● Exercise directions
Check every line of the data for the string "Benno" and copy the ones that have it.

Records from a collection
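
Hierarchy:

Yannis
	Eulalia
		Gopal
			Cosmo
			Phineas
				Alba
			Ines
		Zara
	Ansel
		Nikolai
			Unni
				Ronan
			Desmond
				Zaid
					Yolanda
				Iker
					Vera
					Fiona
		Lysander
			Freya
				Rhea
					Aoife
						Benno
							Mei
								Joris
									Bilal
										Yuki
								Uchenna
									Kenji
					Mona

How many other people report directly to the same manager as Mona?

Mona reports to Rhea. Rhea's other direct reports are Aoife — 1 peer.

1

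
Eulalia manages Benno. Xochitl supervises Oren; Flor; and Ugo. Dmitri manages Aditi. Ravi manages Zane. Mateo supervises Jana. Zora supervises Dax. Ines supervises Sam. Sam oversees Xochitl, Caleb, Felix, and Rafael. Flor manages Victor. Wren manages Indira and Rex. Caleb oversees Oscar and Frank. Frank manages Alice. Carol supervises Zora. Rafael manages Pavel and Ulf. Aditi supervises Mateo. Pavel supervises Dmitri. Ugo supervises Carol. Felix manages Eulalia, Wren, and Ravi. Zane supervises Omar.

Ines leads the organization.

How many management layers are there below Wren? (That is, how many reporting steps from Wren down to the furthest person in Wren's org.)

The longest chain under Wren runs Wren → Rex, which is 1 level below Wren.

1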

● Exercise output
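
						Benno
Eulalia manages Benno. Xochitl supervises Oren; Flor; and Ugo. Dmitri manages Aditi. Ravi manages Zane. Mateo supervises Jana. Zora supervises Dax. Ines supervises Sam. Sam oversees Xochitl, Caleb, Felix, and Rafael. Flor manages Victor. Wren manages Indira and Rex. Caleb oversees Oscar and Frank. Frank manages Alice. Carol supervises Zora. Rafael manages Pavel and Ulf. Aditi supervises Mateo. Pavel supervises Dmitri. Ugo supervises Carol. Felix manages Eulalia, Wren, and Ravi. Zane supervises Omar.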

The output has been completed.